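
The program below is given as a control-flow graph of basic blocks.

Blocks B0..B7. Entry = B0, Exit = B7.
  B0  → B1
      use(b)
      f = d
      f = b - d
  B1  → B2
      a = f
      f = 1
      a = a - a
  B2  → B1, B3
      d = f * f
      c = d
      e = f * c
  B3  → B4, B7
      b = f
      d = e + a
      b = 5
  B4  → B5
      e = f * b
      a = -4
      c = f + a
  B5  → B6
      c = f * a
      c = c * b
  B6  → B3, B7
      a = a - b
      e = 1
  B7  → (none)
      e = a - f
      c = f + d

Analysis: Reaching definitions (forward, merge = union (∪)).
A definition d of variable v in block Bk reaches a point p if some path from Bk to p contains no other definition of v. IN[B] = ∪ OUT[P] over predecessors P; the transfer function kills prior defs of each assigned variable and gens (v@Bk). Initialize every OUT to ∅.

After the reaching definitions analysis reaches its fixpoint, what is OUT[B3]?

Answer: {a@B1, a@B6, b@B3, c@B2, c@B5, d@B3, e@B2, e@B6, f@B1}

Working:
Fixpoint table:
  B0: | IN={} | OUT={f@B0}
  B1: | IN={a@B1, c@B2, d@B2, e@B2, f@B0, f@B1} | OUT={a@B1, c@B2, d@B2, e@B2, f@B1}
  B2: | IN={a@B1, c@B2, d@B2, e@B2, f@B1} | OUT={a@B1, c@B2, d@B2, e@B2, f@B1}
  B3: | IN={a@B1, a@B6, b@B3, c@B2, c@B5, d@B2, d@B3, e@B2, e@B6, f@B1} | OUT={a@B1, a@B6, b@B3, c@B2, c@B5, d@B3, e@B2, e@B6, f@B1}
  B4: | IN={a@B1, a@B6, b@B3, c@B2, c@B5, d@B3, e@B2, e@B6, f@B1} | OUT={a@B4, b@B3, c@B4, d@B3, e@B4, f@B1}
  B5: | IN={a@B4, b@B3, c@B4, d@B3, e@B4, f@B1} | OUT={a@B4, b@B3, c@B5, d@B3, e@B4, f@B1}
  B6: | IN={a@B4, b@B3, c@B5, d@B3, e@B4, f@B1} | OUT={a@B6, b@B3, c@B5, d@B3, e@B6, f@B1}
  B7: | IN={a@B1, a@B6, b@B3, c@B2, c@B5, d@B3, e@B2, e@B6, f@B1} | OUT={a@B1, a@B6, b@B3, c@B7, d@B3, e@B7, f@B1}

Merge at B3: IN[B3] = OUT[B2] ⊔ OUT[B6] = {a@B1, a@B6, b@B3, c@B2, c@B5, d@B2, d@B3, e@B2, e@B6, f@B1}
Applying B3's transfer function to that IN value gives OUT[B3] (row B3 above).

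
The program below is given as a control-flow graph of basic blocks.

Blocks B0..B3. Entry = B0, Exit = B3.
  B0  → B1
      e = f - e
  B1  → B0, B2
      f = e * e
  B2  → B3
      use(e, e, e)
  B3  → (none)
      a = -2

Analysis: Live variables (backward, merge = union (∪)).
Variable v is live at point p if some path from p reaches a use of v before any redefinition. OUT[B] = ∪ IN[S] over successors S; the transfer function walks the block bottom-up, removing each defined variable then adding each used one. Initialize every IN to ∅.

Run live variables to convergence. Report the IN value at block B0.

Converged values:
  B0: | IN={e, f} | OUT={e}
  B1: | IN={e} | OUT={e, f}
  B2: | IN={e} | OUT={}
  B3: | IN={} | OUT={}

Merge at B0: OUT[B0] = IN[B1] = {e}
Applying B0's transfer function to that OUT value gives IN[B0] (row B0 above).

Answer: {e, f}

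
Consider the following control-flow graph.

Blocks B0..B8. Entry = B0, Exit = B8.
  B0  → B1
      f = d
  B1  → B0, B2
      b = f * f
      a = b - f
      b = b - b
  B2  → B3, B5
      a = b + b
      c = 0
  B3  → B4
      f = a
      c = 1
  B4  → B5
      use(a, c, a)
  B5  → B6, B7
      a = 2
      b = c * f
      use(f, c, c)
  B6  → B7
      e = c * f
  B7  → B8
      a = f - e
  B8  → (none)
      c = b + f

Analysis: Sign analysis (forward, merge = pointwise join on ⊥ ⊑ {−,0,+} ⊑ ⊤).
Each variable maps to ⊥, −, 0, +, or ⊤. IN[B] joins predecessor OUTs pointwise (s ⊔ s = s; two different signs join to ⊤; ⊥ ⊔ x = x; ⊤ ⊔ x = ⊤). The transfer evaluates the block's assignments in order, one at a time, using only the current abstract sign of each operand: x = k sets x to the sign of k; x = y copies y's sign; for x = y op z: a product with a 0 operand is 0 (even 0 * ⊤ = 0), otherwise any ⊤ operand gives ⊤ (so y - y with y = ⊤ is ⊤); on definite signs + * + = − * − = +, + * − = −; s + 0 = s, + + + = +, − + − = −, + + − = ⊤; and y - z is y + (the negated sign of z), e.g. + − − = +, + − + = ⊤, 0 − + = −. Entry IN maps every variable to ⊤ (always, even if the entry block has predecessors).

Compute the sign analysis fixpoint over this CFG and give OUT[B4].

Per-block solution:
  B0:   IN=(all ⊤)   OUT=(all ⊤)
  B1:   IN=(all ⊤)   OUT=(all ⊤)
  B2:   IN=(all ⊤)   OUT={c:0; rest ⊤}
  B3:   IN={c:0; rest ⊤}   OUT={c:+; rest ⊤}
  B4:   IN={c:+; rest ⊤}   OUT={c:+; rest ⊤}
  B5:   IN=(all ⊤)   OUT={a:+; rest ⊤}
  B6:   IN={a:+; rest ⊤}   OUT={a:+; rest ⊤}
  B7:   IN={a:+; rest ⊤}   OUT=(all ⊤)
  B8:   IN=(all ⊤)   OUT=(all ⊤)

Merge at B4: IN[B4] = OUT[B3] = {a: ⊤, b: ⊤, c: +, d: ⊤, e: ⊤, f: ⊤}
Applying B4's transfer function to that IN value gives OUT[B4] (row B4 above).

Answer: {a: ⊤, b: ⊤, c: +, d: ⊤, e: ⊤, f: ⊤}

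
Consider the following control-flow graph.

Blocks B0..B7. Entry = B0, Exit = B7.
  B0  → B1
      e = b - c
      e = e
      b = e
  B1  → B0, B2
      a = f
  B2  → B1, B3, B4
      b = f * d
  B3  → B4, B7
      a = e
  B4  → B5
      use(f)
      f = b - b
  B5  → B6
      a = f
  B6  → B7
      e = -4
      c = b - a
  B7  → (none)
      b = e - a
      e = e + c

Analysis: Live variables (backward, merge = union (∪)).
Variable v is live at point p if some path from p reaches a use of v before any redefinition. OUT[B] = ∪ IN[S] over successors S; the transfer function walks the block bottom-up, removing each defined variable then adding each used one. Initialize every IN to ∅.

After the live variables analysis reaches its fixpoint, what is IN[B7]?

Answer: {a, c, e}

Derivation:
Converged values:
  B0:   IN={b, c, d, f}   OUT={b, c, d, e, f}
  B1:   IN={b, c, d, e, f}   OUT={b, c, d, e, f}
  B2:   IN={c, d, e, f}   OUT={b, c, d, e, f}
  B3:   IN={b, c, e, f}   OUT={a, b, c, e, f}
  B4:   IN={b, f}   OUT={b, f}
  B5:   IN={b, f}   OUT={a, b}
  B6:   IN={a, b}   OUT={a, c, e}
  B7:   IN={a, c, e}   OUT={}

B7 is the boundary node: OUT[B7] = {}
Applying B7's transfer function to that OUT value gives IN[B7] (row B7 above).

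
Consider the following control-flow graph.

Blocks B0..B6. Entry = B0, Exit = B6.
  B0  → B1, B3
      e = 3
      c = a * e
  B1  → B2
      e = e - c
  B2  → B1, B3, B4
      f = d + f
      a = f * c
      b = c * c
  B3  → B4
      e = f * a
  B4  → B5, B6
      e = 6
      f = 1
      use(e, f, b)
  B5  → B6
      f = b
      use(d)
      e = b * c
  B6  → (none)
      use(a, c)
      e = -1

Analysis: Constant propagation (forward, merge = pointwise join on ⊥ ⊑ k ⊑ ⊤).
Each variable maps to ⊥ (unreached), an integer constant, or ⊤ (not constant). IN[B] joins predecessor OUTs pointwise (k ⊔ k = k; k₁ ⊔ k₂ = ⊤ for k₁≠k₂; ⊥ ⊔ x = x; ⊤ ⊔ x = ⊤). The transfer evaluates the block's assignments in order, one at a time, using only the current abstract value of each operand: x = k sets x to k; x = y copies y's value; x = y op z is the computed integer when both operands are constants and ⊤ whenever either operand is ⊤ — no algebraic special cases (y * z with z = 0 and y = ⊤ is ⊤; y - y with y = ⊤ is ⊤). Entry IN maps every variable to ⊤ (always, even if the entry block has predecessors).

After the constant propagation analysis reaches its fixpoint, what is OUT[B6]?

Answer: {a: ⊤, b: ⊤, c: ⊤, d: ⊤, e: -1, f: ⊤}

Working:
Per-block solution:
  B0: | IN=(all ⊤) | OUT={e:3; rest ⊤}
  B1: | IN=(all ⊤) | OUT=(all ⊤)
  B2: | IN=(all ⊤) | OUT=(all ⊤)
  B3: | IN=(all ⊤) | OUT=(all ⊤)
  B4: | IN=(all ⊤) | OUT={e:6, f:1; rest ⊤}
  B5: | IN={e:6, f:1; rest ⊤} | OUT=(all ⊤)
  B6: | IN=(all ⊤) | OUT={e:-1; rest ⊤}

Merge at B6: IN[B6] = OUT[B4] ⊔ OUT[B5] = {a: ⊤, b: ⊤, c: ⊤, d: ⊤, e: ⊤, f: ⊤}
Applying B6's transfer function to that IN value gives OUT[B6] (row B6 above).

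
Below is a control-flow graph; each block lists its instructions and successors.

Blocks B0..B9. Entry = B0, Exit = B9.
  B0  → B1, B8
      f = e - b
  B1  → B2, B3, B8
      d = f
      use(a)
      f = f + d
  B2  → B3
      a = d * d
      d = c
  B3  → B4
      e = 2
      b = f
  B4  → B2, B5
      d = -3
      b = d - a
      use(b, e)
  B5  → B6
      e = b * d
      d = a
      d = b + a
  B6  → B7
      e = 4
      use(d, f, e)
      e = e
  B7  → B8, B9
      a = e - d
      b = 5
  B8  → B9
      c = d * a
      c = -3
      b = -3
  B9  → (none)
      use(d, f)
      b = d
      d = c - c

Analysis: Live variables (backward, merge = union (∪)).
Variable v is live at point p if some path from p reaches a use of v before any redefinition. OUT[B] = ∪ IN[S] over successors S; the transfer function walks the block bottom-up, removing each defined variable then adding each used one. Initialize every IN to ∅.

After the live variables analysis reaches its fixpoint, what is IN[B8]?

Answer: {a, d, f}

Trace:
Per-block solution:
  B0:   IN={a, b, c, d, e}   OUT={a, c, d, f}
  B1:   IN={a, c, f}   OUT={a, c, d, f}
  B2:   IN={c, d, f}   OUT={a, c, f}
  B3:   IN={a, c, f}   OUT={a, c, e, f}
  B4:   IN={a, c, e, f}   OUT={a, b, c, d, f}
  B5:   IN={a, b, c, d, f}   OUT={c, d, f}
  B6:   IN={c, d, f}   OUT={c, d, e, f}
  B7:   IN={c, d, e, f}   OUT={a, c, d, f}
  B8:   IN={a, d, f}   OUT={c, d, f}
  B9:   IN={c, d, f}   OUT={}

Merge at B8: OUT[B8] = IN[B9] = {c, d, f}
Applying B8's transfer function to that OUT value gives IN[B8] (row B8 above).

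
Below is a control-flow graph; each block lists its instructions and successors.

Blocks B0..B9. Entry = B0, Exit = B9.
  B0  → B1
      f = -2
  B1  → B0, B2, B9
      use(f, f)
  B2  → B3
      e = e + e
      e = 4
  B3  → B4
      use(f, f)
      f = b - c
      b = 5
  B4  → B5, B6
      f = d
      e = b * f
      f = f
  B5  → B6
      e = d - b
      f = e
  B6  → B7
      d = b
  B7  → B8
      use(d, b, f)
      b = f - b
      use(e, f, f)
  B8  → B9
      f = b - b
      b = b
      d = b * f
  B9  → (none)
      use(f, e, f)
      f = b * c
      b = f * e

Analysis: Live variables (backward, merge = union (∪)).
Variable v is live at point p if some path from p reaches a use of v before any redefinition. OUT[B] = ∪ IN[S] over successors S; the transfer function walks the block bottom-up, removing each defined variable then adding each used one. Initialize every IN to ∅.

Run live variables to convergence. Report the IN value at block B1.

Converged values:
  B0:  IN={b, c, d, e}  OUT={b, c, d, e, f}
  B1:  IN={b, c, d, e, f}  OUT={b, c, d, e, f}
  B2:  IN={b, c, d, e, f}  OUT={b, c, d, f}
  B3:  IN={b, c, d, f}  OUT={b, c, d}
  B4:  IN={b, c, d}  OUT={b, c, d, e, f}
  B5:  IN={b, c, d}  OUT={b, c, e, f}
  B6:  IN={b, c, e, f}  OUT={b, c, d, e, f}
  B7:  IN={b, c, d, e, f}  OUT={b, c, e}
  B8:  IN={b, c, e}  OUT={b, c, e, f}
  B9:  IN={b, c, e, f}  OUT={}

Merge at B1: OUT[B1] = IN[B0] ⊔ IN[B2] ⊔ IN[B9] = {b, c, d, e, f}
Applying B1's transfer function to that OUT value gives IN[B1] (row B1 above).

Answer: {b, c, d, e, f}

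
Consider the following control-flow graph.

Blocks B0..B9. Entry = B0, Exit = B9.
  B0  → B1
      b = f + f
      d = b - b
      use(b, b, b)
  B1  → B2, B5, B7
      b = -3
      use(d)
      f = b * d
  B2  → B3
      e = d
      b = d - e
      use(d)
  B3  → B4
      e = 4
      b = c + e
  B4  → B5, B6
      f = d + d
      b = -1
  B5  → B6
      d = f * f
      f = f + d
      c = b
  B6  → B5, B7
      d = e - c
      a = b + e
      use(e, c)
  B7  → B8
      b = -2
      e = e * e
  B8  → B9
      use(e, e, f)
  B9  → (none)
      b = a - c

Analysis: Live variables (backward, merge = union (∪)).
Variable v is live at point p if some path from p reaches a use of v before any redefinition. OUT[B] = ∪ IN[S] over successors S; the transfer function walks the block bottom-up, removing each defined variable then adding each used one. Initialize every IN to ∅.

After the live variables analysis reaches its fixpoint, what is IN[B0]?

Answer: {a, c, e, f}

Derivation:
Converged values:
  B0:   IN={a, c, e, f}   OUT={a, c, d, e}
  B1:   IN={a, c, d, e}   OUT={a, b, c, d, e, f}
  B2:   IN={c, d}   OUT={c, d}
  B3:   IN={c, d}   OUT={c, d, e}
  B4:   IN={c, d, e}   OUT={b, c, e, f}
  B5:   IN={b, e, f}   OUT={b, c, e, f}
  B6:   IN={b, c, e, f}   OUT={a, b, c, e, f}
  B7:   IN={a, c, e, f}   OUT={a, c, e, f}
  B8:   IN={a, c, e, f}   OUT={a, c}
  B9:   IN={a, c}   OUT={}

Merge at B0: OUT[B0] = IN[B1] = {a, c, d, e}
Applying B0's transfer function to that OUT value gives IN[B0] (row B0 above).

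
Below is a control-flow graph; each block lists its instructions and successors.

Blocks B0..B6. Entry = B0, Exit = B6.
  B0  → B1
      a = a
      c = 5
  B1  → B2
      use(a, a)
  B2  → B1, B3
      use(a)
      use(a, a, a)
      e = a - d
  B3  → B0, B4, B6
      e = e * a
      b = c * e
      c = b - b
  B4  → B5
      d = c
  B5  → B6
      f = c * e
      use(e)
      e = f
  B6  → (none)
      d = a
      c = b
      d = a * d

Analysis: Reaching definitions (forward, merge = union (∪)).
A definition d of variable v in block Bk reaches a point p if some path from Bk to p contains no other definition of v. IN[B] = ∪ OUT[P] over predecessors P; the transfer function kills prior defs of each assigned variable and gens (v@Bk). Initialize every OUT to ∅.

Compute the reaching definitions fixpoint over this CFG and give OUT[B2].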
□ □ □ □ □
=== TASK DESCRIPTION ===
Show me all lines in the records that contain "joins".

=== TASK SOLUTION ===
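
Each variable maps to ⊥, −, 0, +, or ⊤. IN[B] joins predecessor OUTs pointwise (s ⊔ s = s; two different signs join to ⊤; ⊥ ⊔ x = x; ⊤ ⊔ x = ⊤). The transfer evaluates the block's assignments in order, one at a time, using only the current abstract sign of each operand: x = k sets x to the sign of k; x = y copies y's sign; for x = y op z: a product with a 0 operand is 0 (even 0 * ⊤ = 0), otherwise any ⊤ operand gives ⊤ (so y - y with y = ⊤ is ⊤); on definite signs + * + = − * − = +, + * − = −; s + 0 = s, + + + = +, − + − = −, + + − = ⊤; and y - z is y + (the negated sign of z), e.g. + − − = +, + − + = ⊤, 0 − + = −. Entry IN maps every variable to ⊤ (always, even if the entry block has predecessors).
Each variable maps to ⊥ (unreached), an integer constant, or ⊤ (not constant). IN[B] joins predecessor OUTs pointwise (k ⊔ k = k; k₁ ⊔ k₂ = ⊤ for k₁≠k₂; ⊥ ⊔ x = x; ⊤ ⊔ x = ⊤). The transfer evaluates the block's assignments in order, one at a time, using only the current abstract value of each operand: x = k sets x to k; x = y copies y's value; x = y op z is the computed integer when both operands are constants and ⊤ whenever either operand is ⊤ — no algebraic special cases (y * z with z = 0 and y = ⊤ is ⊤; y - y with y = ⊤ is ⊤). Entry IN maps every variable to ⊤ (always, even if the entry block has predecessors).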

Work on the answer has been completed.